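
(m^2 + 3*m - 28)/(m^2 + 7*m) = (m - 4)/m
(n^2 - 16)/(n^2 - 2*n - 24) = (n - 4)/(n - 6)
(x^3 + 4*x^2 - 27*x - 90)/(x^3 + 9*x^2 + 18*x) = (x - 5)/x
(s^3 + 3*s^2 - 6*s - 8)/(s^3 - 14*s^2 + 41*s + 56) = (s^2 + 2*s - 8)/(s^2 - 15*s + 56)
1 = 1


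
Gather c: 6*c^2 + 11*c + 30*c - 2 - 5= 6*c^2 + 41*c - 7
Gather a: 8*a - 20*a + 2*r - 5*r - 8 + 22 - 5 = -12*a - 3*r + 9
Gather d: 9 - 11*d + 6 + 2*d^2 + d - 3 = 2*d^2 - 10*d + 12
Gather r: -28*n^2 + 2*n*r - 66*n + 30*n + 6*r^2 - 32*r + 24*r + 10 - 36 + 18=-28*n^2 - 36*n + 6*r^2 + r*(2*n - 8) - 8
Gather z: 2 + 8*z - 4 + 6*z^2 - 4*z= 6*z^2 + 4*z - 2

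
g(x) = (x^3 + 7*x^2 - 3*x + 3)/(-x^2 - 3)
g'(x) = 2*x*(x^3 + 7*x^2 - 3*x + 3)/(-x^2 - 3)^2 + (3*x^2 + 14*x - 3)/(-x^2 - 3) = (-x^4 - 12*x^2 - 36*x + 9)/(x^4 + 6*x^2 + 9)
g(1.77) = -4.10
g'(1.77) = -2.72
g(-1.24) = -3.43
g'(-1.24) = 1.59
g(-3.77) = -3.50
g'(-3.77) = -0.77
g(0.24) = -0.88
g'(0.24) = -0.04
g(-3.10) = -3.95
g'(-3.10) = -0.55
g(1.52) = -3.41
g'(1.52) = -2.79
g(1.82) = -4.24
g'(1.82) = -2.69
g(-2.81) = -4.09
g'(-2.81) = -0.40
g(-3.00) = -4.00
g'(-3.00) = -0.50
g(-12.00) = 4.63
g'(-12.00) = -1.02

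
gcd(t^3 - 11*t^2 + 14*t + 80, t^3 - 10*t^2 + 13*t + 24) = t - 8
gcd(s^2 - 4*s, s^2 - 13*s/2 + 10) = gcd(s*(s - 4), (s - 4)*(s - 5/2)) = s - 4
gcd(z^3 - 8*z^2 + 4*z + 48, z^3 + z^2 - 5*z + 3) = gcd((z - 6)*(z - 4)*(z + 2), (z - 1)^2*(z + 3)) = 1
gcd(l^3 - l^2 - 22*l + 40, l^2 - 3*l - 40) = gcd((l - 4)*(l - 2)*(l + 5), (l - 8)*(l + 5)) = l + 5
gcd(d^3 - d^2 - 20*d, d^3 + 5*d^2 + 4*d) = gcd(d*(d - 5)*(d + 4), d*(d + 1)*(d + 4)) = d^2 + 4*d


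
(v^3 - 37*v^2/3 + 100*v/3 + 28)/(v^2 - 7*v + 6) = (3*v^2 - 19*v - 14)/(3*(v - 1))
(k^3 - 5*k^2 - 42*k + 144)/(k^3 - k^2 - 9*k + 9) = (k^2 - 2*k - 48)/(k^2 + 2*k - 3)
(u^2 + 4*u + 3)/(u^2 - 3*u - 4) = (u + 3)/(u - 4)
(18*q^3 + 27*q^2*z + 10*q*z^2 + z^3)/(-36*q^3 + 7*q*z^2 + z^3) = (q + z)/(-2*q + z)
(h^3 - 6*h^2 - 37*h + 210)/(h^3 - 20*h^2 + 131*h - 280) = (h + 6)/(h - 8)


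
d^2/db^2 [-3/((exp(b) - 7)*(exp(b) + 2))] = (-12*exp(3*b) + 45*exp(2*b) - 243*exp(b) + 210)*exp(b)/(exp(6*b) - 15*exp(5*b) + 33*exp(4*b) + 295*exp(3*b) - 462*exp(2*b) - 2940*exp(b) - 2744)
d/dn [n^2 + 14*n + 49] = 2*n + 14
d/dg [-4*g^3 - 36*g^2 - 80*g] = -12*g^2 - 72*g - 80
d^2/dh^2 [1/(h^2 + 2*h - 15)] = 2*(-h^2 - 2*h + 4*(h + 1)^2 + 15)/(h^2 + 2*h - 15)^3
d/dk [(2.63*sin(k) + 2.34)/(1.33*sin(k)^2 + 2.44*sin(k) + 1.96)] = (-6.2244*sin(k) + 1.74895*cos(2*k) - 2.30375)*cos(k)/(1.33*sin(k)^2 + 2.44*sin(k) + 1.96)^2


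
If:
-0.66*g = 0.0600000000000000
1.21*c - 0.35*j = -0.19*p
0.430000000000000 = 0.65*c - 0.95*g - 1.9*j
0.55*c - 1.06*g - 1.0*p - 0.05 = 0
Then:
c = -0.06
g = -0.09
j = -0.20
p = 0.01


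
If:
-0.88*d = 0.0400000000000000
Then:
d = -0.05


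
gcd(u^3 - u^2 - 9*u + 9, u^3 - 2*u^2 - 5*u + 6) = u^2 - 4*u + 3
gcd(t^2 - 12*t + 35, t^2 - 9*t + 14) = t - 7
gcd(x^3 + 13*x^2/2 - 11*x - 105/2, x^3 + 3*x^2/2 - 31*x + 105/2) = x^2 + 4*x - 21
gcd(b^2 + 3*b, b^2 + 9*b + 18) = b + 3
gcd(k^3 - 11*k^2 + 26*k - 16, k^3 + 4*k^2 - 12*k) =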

**The task:** From the records above, quote only the lines running from the line with "g'(-2.81) = -0.40" to the line with "d/dn [n^2 + 14*n + 49] = 2*n + 14", both lines included.

**Answer to the exercise:**
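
g'(-2.81) = -0.40
g(-3.00) = -4.00
g'(-3.00) = -0.50
g(-12.00) = 4.63
g'(-12.00) = -1.02

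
gcd(t^3 - 11*t^2 + 14*t + 80, t^3 - 10*t^2 + 13*t + 24) = t - 8
gcd(s^2 - 4*s, s^2 - 13*s/2 + 10) = gcd(s*(s - 4), (s - 4)*(s - 5/2)) = s - 4
gcd(z^3 - 8*z^2 + 4*z + 48, z^3 + z^2 - 5*z + 3) = gcd((z - 6)*(z - 4)*(z + 2), (z - 1)^2*(z + 3)) = 1
gcd(l^3 - l^2 - 22*l + 40, l^2 - 3*l - 40) = gcd((l - 4)*(l - 2)*(l + 5), (l - 8)*(l + 5)) = l + 5
gcd(d^3 - d^2 - 20*d, d^3 + 5*d^2 + 4*d) = gcd(d*(d - 5)*(d + 4), d*(d + 1)*(d + 4)) = d^2 + 4*d


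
(v^3 - 37*v^2/3 + 100*v/3 + 28)/(v^2 - 7*v + 6) = (3*v^2 - 19*v - 14)/(3*(v - 1))
(k^3 - 5*k^2 - 42*k + 144)/(k^3 - k^2 - 9*k + 9) = (k^2 - 2*k - 48)/(k^2 + 2*k - 3)
(u^2 + 4*u + 3)/(u^2 - 3*u - 4) = (u + 3)/(u - 4)
(18*q^3 + 27*q^2*z + 10*q*z^2 + z^3)/(-36*q^3 + 7*q*z^2 + z^3) = (q + z)/(-2*q + z)
(h^3 - 6*h^2 - 37*h + 210)/(h^3 - 20*h^2 + 131*h - 280) = (h + 6)/(h - 8)


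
d^2/db^2 [-3/((exp(b) - 7)*(exp(b) + 2))] = (-12*exp(3*b) + 45*exp(2*b) - 243*exp(b) + 210)*exp(b)/(exp(6*b) - 15*exp(5*b) + 33*exp(4*b) + 295*exp(3*b) - 462*exp(2*b) - 2940*exp(b) - 2744)
d/dn [n^2 + 14*n + 49] = 2*n + 14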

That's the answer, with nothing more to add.